[Opening Provided information section]

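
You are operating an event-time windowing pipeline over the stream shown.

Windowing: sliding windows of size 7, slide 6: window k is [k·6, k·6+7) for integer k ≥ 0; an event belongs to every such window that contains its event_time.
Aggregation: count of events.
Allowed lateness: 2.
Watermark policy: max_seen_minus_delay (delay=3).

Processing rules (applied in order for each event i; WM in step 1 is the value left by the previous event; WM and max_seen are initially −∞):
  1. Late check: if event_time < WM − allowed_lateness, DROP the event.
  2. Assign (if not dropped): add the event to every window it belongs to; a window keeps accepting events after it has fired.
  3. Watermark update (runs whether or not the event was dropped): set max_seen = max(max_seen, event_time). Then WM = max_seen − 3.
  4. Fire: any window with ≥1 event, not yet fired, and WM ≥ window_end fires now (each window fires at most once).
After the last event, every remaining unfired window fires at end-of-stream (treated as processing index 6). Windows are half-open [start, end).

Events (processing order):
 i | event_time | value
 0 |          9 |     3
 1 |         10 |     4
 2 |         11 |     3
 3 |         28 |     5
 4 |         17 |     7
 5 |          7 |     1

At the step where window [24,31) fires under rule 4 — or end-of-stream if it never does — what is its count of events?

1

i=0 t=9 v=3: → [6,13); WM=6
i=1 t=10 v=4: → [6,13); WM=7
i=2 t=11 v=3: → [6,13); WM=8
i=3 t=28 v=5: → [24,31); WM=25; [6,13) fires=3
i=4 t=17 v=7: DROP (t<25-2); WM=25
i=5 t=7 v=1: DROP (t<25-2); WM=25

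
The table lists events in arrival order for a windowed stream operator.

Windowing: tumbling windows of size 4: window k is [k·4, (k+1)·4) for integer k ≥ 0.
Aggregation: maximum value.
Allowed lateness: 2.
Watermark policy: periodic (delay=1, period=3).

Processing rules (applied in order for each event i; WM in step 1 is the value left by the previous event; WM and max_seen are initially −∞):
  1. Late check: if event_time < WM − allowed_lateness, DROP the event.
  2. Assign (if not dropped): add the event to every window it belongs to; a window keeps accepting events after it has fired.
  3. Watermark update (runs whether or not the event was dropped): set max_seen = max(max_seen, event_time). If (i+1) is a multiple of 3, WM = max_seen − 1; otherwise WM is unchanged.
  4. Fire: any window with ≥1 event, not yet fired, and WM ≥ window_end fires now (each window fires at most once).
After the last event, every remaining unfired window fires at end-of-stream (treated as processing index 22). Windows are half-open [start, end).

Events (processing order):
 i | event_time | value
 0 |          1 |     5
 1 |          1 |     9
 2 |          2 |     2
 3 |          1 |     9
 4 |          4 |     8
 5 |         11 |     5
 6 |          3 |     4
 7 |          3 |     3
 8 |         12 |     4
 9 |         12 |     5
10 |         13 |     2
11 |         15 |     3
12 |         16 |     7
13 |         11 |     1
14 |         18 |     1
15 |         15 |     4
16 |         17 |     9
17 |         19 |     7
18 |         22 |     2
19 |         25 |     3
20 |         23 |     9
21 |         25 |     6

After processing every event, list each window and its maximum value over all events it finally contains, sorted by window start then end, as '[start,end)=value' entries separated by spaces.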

[Closing Provided information section]
[Opening Provided information section]

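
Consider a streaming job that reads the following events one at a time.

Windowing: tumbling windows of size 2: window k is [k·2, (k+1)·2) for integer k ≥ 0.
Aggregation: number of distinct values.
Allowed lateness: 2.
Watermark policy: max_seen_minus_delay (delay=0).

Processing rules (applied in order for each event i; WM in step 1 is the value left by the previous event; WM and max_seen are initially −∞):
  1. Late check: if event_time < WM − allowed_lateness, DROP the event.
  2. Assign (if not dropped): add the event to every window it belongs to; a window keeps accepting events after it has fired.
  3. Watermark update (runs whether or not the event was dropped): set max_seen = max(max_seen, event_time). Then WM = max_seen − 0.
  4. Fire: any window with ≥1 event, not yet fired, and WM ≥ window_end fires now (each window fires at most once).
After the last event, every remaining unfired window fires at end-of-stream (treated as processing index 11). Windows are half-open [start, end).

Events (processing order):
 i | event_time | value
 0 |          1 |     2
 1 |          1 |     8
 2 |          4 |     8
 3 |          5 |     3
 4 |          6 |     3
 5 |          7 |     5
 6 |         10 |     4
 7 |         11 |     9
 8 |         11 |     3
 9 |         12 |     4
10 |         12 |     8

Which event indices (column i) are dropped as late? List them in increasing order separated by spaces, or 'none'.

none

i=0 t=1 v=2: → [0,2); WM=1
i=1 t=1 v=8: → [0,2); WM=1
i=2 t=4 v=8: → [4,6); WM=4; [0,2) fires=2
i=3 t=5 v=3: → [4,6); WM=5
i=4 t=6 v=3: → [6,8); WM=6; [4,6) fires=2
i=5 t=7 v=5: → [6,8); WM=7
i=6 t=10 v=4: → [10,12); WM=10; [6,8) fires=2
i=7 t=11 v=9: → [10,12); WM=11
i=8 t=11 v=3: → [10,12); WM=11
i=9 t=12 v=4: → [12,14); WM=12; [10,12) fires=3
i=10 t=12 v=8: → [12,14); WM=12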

[Closing Provided information section]
[Opening Provided information section]

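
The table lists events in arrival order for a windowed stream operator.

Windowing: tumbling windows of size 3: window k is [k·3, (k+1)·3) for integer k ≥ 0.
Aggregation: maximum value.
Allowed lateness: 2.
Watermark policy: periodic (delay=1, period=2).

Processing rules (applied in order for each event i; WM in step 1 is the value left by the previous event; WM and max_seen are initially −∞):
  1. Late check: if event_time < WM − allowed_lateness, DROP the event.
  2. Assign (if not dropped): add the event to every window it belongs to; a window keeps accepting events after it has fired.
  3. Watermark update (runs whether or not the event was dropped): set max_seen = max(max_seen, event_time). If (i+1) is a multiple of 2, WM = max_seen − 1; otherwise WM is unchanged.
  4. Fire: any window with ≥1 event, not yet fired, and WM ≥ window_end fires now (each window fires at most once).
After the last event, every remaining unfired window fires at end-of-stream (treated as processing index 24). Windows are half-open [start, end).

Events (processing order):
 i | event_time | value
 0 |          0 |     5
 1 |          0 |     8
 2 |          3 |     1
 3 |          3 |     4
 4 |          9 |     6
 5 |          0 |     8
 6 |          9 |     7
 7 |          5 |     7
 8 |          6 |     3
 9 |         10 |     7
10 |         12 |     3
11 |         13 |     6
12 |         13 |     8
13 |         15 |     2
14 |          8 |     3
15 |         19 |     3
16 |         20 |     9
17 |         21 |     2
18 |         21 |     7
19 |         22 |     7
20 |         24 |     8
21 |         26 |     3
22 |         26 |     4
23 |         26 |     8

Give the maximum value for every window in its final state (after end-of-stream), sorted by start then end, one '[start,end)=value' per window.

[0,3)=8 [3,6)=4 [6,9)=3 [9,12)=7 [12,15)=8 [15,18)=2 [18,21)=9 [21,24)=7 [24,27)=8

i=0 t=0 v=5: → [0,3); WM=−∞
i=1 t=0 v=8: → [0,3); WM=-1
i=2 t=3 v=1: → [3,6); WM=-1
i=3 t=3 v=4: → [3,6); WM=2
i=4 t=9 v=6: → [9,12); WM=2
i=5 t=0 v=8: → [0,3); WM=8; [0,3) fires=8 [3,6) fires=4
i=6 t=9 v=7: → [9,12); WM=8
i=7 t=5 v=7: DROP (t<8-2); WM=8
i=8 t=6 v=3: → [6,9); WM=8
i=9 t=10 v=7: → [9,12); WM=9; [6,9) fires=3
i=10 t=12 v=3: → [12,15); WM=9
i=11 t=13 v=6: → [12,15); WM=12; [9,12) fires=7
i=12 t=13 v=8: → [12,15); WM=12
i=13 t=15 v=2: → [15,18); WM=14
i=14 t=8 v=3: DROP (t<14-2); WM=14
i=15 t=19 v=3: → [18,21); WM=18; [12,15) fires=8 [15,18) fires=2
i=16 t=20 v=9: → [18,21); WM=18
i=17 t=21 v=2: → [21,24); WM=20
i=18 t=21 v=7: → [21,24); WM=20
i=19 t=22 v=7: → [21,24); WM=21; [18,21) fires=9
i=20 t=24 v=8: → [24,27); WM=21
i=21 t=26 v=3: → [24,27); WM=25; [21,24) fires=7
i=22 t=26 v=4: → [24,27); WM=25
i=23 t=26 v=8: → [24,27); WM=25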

[Closing Provided information section]

* **What is required**: Scan the material above. Extract every line in which the word "delay" occurs.

* **Response for this exercise**:
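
Watermark policy: max_seen_minus_delay (delay=3).
Watermark policy: periodic (delay=1, period=3).
Watermark policy: max_seen_minus_delay (delay=0).
Watermark policy: periodic (delay=1, period=2).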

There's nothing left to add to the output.